Type out all the records again exactly.

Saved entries
+ + + + + + +
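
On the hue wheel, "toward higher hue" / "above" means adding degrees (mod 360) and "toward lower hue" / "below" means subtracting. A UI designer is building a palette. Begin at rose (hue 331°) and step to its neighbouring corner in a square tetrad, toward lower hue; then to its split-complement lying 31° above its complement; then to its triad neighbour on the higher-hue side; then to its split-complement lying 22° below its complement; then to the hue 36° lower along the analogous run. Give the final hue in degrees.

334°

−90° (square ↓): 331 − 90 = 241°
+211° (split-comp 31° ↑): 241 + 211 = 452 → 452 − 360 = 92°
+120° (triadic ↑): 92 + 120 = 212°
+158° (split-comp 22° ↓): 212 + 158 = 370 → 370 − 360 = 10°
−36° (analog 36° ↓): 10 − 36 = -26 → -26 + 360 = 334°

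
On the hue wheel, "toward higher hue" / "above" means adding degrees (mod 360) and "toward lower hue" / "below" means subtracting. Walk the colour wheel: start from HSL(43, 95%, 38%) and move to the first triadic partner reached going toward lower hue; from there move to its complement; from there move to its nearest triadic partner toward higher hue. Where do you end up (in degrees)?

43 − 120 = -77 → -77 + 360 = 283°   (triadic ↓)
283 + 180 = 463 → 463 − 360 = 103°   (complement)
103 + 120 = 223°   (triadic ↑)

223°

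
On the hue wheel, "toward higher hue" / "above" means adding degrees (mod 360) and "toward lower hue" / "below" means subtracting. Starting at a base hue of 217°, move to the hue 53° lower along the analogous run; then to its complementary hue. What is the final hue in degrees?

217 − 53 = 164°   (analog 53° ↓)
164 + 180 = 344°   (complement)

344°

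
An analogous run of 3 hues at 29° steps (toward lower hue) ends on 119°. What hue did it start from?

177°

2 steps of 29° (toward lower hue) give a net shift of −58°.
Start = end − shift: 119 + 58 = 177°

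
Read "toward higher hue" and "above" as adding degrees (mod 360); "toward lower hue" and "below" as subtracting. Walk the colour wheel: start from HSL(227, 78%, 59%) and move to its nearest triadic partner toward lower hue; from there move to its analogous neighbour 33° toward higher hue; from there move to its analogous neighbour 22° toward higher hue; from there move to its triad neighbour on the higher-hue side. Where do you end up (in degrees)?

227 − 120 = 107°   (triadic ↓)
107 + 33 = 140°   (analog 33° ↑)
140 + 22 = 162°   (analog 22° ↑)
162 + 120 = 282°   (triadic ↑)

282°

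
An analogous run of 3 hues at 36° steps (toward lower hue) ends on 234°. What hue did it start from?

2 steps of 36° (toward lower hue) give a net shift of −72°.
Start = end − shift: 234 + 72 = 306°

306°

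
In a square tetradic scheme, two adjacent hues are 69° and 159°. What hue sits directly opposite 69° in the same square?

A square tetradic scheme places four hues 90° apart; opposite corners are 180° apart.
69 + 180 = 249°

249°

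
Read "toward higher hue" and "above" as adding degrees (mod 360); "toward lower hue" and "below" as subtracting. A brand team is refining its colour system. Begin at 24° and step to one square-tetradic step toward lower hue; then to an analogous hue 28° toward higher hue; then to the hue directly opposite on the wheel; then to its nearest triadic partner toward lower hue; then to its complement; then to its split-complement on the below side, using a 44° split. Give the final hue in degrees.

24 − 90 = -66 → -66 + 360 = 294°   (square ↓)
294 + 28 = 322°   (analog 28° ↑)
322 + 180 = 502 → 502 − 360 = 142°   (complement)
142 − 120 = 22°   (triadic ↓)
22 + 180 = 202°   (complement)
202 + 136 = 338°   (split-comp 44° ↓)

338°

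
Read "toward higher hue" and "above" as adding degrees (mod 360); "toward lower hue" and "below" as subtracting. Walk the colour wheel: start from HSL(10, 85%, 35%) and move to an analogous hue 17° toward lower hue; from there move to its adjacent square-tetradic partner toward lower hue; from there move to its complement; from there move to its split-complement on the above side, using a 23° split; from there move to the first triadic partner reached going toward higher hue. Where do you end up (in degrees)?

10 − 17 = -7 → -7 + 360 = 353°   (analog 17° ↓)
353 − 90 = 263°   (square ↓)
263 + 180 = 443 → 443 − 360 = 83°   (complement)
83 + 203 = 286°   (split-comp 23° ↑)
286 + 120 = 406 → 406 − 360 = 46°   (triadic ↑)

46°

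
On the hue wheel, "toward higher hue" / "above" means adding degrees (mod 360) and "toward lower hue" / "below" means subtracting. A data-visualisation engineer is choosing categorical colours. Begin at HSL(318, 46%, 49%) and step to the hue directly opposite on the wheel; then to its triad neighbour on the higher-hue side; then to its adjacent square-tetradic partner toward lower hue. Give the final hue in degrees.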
+ + + + + + +
Task output
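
On the hue wheel, "toward higher hue" / "above" means adding degrees (mod 360) and "toward lower hue" / "below" means subtracting. A UI designer is building a palette. Begin at rose (hue 331°) and step to its neighbouring corner in a square tetrad, toward lower hue; then to its split-complement lying 31° above its complement; then to its triad neighbour on the higher-hue side; then to its split-complement lying 22° below its complement; then to the hue 36° lower along the analogous run. Give the final hue in degrees.

334°

−90° (square ↓): 331 − 90 = 241°
+211° (split-comp 31° ↑): 241 + 211 = 452 → 452 − 360 = 92°
+120° (triadic ↑): 92 + 120 = 212°
+158° (split-comp 22° ↓): 212 + 158 = 370 → 370 − 360 = 10°
−36° (analog 36° ↓): 10 − 36 = -26 → -26 + 360 = 334°

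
On the hue wheel, "toward higher hue" / "above" means adding degrees (mod 360) and "toward lower hue" / "below" means subtracting. Walk the colour wheel: start from HSL(43, 95%, 38%) and move to the first triadic partner reached going toward lower hue; from there move to its complement; from there move to its nearest triadic partner toward higher hue. Where do you end up (in degrees)?

43 − 120 = -77 → -77 + 360 = 283°   (triadic ↓)
283 + 180 = 463 → 463 − 360 = 103°   (complement)
103 + 120 = 223°   (triadic ↑)

223°

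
On the hue wheel, "toward higher hue" / "above" means adding degrees (mod 360) and "toward lower hue" / "below" means subtracting. Starting at a base hue of 217°, move to the hue 53° lower along the analogous run; then to its complementary hue. What is the final hue in degrees?

217 − 53 = 164°   (analog 53° ↓)
164 + 180 = 344°   (complement)

344°

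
An analogous run of 3 hues at 29° steps (toward lower hue) ends on 119°. What hue did it start from?

177°

2 steps of 29° (toward lower hue) give a net shift of −58°.
Start = end − shift: 119 + 58 = 177°

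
Read "toward higher hue" and "above" as adding degrees (mod 360); "toward lower hue" and "below" as subtracting. Walk the colour wheel: start from HSL(227, 78%, 59%) and move to its nearest triadic partner toward lower hue; from there move to its analogous neighbour 33° toward higher hue; from there move to its analogous neighbour 22° toward higher hue; from there move to its triad neighbour on the higher-hue side. Where do you end up (in degrees)?

227 − 120 = 107°   (triadic ↓)
107 + 33 = 140°   (analog 33° ↑)
140 + 22 = 162°   (analog 22° ↑)
162 + 120 = 282°   (triadic ↑)

282°

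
An analogous run of 3 hues at 36° steps (toward lower hue) ends on 234°. What hue did it start from?

2 steps of 36° (toward lower hue) give a net shift of −72°.
Start = end − shift: 234 + 72 = 306°

306°

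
In a square tetradic scheme, two adjacent hues are 69° and 159°. What hue sits directly opposite 69° in the same square?

A square tetradic scheme places four hues 90° apart; opposite corners are 180° apart.
69 + 180 = 249°

249°

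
Read "toward higher hue" and "above" as adding degrees (mod 360); "toward lower hue" and "below" as subtracting. A brand team is refining its colour system. Begin at 24° and step to one square-tetradic step toward lower hue; then to an analogous hue 28° toward higher hue; then to the hue directly opposite on the wheel; then to its nearest triadic partner toward lower hue; then to its complement; then to its split-complement on the below side, using a 44° split. Give the final hue in degrees.

24 − 90 = -66 → -66 + 360 = 294°   (square ↓)
294 + 28 = 322°   (analog 28° ↑)
322 + 180 = 502 → 502 − 360 = 142°   (complement)
142 − 120 = 22°   (triadic ↓)
22 + 180 = 202°   (complement)
202 + 136 = 338°   (split-comp 44° ↓)

338°

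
Read "toward higher hue" and "above" as adding degrees (mod 360); "toward lower hue" and "below" as subtracting. Walk the colour wheel: start from HSL(10, 85%, 35%) and move to an analogous hue 17° toward lower hue; from there move to its adjacent square-tetradic partner toward lower hue; from there move to its complement; from there move to its split-complement on the above side, using a 23° split; from there move to the first triadic partner reached going toward higher hue. Where do you end up (in degrees)?

10 − 17 = -7 → -7 + 360 = 353°   (analog 17° ↓)
353 − 90 = 263°   (square ↓)
263 + 180 = 443 → 443 − 360 = 83°   (complement)
83 + 203 = 286°   (split-comp 23° ↑)
286 + 120 = 406 → 406 − 360 = 46°   (triadic ↑)

46°

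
On the hue wheel, "toward higher hue" / "above" means adding degrees (mod 360) and "toward lower hue" / "below" means subtracting. A data-visualisation engineer is choosing categorical colours. Begin at HSL(318, 46%, 49%) and step to the hue directly opposite on the wheel; then to its triad neighbour on the higher-hue side; then to its adjacent square-tetradic partner toward lower hue. Give the final hue in degrees.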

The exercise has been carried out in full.